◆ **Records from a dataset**
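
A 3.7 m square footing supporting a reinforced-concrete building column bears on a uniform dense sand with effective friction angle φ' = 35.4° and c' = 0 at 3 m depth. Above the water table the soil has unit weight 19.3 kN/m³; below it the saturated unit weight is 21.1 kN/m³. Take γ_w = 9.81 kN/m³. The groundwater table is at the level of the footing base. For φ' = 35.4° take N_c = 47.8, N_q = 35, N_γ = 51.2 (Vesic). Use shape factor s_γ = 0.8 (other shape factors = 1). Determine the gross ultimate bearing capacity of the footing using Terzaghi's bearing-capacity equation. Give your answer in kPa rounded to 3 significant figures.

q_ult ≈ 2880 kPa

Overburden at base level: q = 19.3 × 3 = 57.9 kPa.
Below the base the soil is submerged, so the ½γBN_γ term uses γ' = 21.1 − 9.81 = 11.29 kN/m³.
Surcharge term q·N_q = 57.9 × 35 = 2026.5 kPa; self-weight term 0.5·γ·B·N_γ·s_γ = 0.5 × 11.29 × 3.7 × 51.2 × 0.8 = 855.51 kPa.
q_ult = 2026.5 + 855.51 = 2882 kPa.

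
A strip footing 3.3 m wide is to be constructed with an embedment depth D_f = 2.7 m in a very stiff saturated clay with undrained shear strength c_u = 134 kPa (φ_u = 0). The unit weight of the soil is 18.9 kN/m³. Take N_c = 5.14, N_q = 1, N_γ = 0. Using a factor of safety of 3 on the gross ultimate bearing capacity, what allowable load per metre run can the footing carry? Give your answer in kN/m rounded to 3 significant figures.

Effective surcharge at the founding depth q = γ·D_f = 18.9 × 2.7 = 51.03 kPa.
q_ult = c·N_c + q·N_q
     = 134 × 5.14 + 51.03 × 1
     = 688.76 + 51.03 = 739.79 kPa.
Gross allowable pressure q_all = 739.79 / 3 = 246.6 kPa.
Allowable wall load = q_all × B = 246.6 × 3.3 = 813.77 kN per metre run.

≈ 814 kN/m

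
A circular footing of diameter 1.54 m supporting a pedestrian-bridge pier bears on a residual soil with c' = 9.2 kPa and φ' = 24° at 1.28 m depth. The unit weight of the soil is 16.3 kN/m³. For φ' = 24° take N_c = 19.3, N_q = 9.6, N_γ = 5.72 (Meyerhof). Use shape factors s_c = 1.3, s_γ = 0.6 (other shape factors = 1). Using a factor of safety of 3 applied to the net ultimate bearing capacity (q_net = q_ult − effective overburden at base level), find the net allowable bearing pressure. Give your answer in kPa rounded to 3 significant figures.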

◆ **TASK OBJECTIVE**
Would you transcribe every entry exactly, leaving nothing out?

◆ **REPLY TO THE TASK**
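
A 3.7 m square footing supporting a reinforced-concrete building column bears on a uniform dense sand with effective friction angle φ' = 35.4° and c' = 0 at 3 m depth. Above the water table the soil has unit weight 19.3 kN/m³; below it the saturated unit weight is 21.1 kN/m³. Take γ_w = 9.81 kN/m³. The groundwater table is at the level of the footing base. For φ' = 35.4° take N_c = 47.8, N_q = 35, N_γ = 51.2 (Vesic). Use shape factor s_γ = 0.8 (other shape factors = 1). Determine the gross ultimate bearing capacity of the footing using Terzaghi's bearing-capacity equation. Give your answer in kPa rounded to 3 significant figures.

q_ult ≈ 2880 kPa

Overburden at base level: q = 19.3 × 3 = 57.9 kPa.
Below the base the soil is submerged, so the ½γBN_γ term uses γ' = 21.1 − 9.81 = 11.29 kN/m³.
Surcharge term q·N_q = 57.9 × 35 = 2026.5 kPa; self-weight term 0.5·γ·B·N_γ·s_γ = 0.5 × 11.29 × 3.7 × 51.2 × 0.8 = 855.51 kPa.
q_ult = 2026.5 + 855.51 = 2882 kPa.

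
A strip footing 3.3 m wide is to be constructed with an embedment depth D_f = 2.7 m in a very stiff saturated clay with undrained shear strength c_u = 134 kPa (φ_u = 0). The unit weight of the soil is 18.9 kN/m³. Take N_c = 5.14, N_q = 1, N_γ = 0. Using a factor of safety of 3 on the gross ultimate bearing capacity, what allowable load per metre run can the footing carry? Give your answer in kN/m rounded to 3 significant figures.

Effective surcharge at the founding depth q = γ·D_f = 18.9 × 2.7 = 51.03 kPa.
q_ult = c·N_c + q·N_q
     = 134 × 5.14 + 51.03 × 1
     = 688.76 + 51.03 = 739.79 kPa.
Gross allowable pressure q_all = 739.79 / 3 = 246.6 kPa.
Allowable wall load = q_all × B = 246.6 × 3.3 = 813.77 kN per metre run.

≈ 814 kN/m

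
A circular footing of diameter 1.54 m supporting a pedestrian-bridge pier bears on a residual soil with c' = 9.2 kPa and φ' = 24° at 1.28 m depth. The unit weight of the soil is 16.3 kN/m³. For φ' = 24° take N_c = 19.3, N_q = 9.6, N_γ = 5.72 (Meyerhof). Use shape factors s_c = 1.3, s_γ = 0.6 (other shape factors = 1). Using a factor of safety of 3 applied to the net ultimate bearing capacity (q_net = q_ult − effective overburden at base level), find the net allowable bearing pressure. Give your answer in kPa rounded to 3 significant figures.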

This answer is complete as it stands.